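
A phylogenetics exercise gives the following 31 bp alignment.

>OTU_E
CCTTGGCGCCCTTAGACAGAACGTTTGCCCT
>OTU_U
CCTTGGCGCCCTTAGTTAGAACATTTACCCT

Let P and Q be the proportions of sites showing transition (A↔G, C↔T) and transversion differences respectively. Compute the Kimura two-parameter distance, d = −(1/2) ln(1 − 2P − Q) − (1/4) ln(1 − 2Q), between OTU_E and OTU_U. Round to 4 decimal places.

Mismatches occur at site 16 (A/T, transversion), site 17 (C/T, transition), site 23 (G/A, transition), site 27 (G/A, transition).
Of the 4 differences, 3 transitions and 1 transversion over 31 sites: P = 3/31 = 0.096774, Q = 1/31 = 0.032258.
d = −0.5·ln(0.774194) − 0.25·ln(0.935484) = −0.5·(-0.255933) − 0.25·(-0.066691) = 0.1446.

0.1446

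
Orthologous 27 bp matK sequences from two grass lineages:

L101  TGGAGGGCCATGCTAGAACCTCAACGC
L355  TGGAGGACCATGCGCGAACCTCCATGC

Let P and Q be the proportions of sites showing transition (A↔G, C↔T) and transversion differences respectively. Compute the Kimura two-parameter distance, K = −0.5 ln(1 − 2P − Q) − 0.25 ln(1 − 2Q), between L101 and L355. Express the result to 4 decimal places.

Differing sites — 7:G/A (Ti); 14:T/G (Tv); 15:A/C (Tv); 23:A/C (Tv); 25:C/T (Ti).
Of the 5 differences, 2 transitions and 3 transversions over 27 sites: P = 2/27 = 0.074074, Q = 3/27 = 0.111111.
d = −0.5·ln(0.740741) − 0.25·ln(0.777778) = −0.5·(-0.300104) − 0.25·(-0.251314) = 0.2129.

0.2129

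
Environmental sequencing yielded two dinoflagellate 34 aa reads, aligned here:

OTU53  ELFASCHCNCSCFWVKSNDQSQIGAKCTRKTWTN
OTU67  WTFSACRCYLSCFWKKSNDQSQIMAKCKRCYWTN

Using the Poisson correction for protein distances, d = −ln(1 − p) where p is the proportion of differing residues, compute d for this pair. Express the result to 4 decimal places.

The sequences differ at positions 1 (E/W), 2 (L/T), 4 (A/S), 5 (S/A), 7 (H/R), 9 (N/Y), 10 (C/L), 15 (V/K), 24 (G/M), 28 (T/K), 30 (K/C), 31 (T/Y).
p = 12/34 = 0.352941.
d = −ln(1 − 0.352941) = −ln(0.647059) = 0.4353.

0.4353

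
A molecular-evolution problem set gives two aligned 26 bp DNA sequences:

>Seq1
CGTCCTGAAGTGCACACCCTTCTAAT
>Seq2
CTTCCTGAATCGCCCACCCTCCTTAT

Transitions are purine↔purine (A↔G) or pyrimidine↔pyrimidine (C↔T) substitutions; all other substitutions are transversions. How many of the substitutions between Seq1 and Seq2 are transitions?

2

Mismatches occur at site 2 (G→T, transversion), site 10 (G→T, transversion), site 11 (T→C, transition), site 14 (A→C, transversion), site 21 (T→C, transition), site 24 (A→T, transversion).
Of the 6 differences, 2 transitions and 4 transversions, so the answer is 2.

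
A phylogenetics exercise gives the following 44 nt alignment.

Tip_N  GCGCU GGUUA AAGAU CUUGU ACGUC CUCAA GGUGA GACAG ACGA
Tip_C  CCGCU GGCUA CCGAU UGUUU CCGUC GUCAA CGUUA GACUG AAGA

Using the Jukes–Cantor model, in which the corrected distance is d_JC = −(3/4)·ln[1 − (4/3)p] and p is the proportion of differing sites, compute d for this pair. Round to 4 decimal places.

0.3756

Differing sites — 1:G/C; 8:U/C; 11:A/C; 12:A/C; 16:C/U; 17:U/G; 19:G/U; 21:A/C; 26:C/G; 31:G/C; 34:G/U; 39:A/U; 42:C/A.
p = 13/44 = 0.295455.
d = −0.75 · ln(1 − (4/3)·0.295455) = −0.75 · ln(0.606060) = −0.75 · (-0.500776) = 0.3756.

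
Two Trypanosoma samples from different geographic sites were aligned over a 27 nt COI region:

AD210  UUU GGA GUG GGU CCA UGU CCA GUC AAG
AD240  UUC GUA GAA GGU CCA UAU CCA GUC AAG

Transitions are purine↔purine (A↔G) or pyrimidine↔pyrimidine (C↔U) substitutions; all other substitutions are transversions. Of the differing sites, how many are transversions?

Differing sites — 3:U/C (Ti); 5:G/U (Tv); 8:U/A (Tv); 9:G/A (Ti); 17:G/A (Ti).
Of the 5 differences, 3 transitions and 2 transversions, so the answer is 2.

2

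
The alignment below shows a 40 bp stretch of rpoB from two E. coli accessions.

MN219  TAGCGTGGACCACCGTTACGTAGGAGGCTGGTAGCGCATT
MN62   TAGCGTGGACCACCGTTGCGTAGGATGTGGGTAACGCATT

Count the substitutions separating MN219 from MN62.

5

The sequences differ at positions 18 (A/G), 26 (G/T), 28 (C/T), 29 (T/G), 34 (G/A).
That gives 5 mismatches out of 40 aligned sites, so the Hamming distance is 5.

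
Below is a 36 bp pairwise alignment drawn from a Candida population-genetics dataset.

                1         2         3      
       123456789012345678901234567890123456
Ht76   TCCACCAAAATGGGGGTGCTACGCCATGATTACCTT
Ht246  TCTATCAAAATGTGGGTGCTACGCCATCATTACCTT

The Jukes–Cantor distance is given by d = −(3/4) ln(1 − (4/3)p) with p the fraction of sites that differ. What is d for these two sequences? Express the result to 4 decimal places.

0.1203

Differing sites — 3:C/T; 5:C/T; 13:G/T; 28:G/C.
p = 4/36 = 0.111111.
d = −0.75 · ln(1 − (4/3)·0.111111) = −0.75 · ln(0.851852) = −0.75 · (-0.160342) = 0.1203.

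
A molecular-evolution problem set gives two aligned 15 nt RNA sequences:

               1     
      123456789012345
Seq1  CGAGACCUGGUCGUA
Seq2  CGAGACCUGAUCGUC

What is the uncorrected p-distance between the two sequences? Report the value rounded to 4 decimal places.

The sequences differ at positions 10 (G/A), 15 (A/C).
There are 2 differences over 15 sites, so p = 2/15 = 0.1333.

0.1333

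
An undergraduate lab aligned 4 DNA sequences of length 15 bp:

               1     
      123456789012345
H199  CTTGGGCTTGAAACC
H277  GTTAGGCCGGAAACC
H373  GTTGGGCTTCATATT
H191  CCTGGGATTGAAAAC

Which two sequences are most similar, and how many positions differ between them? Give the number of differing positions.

Pairwise Hamming distances:
  H199 vs H277: 4
  H199 vs H373: 5
  H199 vs H191: 3
  H277 vs H373: 7
  H277 vs H191: 7
  H373 vs H191: 7
The smallest is 3, between H199 and H191.

3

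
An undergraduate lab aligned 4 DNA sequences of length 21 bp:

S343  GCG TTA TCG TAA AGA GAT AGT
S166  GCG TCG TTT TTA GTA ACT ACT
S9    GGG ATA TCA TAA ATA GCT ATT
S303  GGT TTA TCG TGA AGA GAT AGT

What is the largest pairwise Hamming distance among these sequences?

Pairwise Hamming distances:
  S343 vs S166: 10
  S343 vs S9: 6
  S343 vs S303: 3
  S166 vs S9: 10
  S166 vs S303: 12
  S9 vs S303: 7
The largest is 12, between S166 and S303.

12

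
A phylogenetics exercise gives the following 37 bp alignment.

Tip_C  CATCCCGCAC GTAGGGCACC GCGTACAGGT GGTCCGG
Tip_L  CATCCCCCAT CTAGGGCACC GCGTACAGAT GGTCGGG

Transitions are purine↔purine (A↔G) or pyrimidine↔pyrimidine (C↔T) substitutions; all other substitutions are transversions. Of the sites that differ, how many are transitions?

The sequences differ at positions 7 (G/C, transversion), 10 (C/T, transition), 11 (G/C, transversion), 29 (G/A, transition), 35 (C/G, transversion).
Of the 5 differences, 2 transitions and 3 transversions, so the answer is 2.

2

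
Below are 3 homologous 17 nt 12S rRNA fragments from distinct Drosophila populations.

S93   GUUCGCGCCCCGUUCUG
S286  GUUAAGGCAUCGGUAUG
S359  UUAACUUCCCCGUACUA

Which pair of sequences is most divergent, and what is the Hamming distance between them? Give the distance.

Pairwise Hamming distances:
  S93 vs S286: 7
  S93 vs S359: 8
  S286 vs S359: 11
The largest is 11, between S286 and S359.

11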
....
- **INSTRUCTIONS FOR THE TASK**: Within the records above, how many lines include the word "exercise"? Only the number is wanted.

- **FINISHED TASK**: 3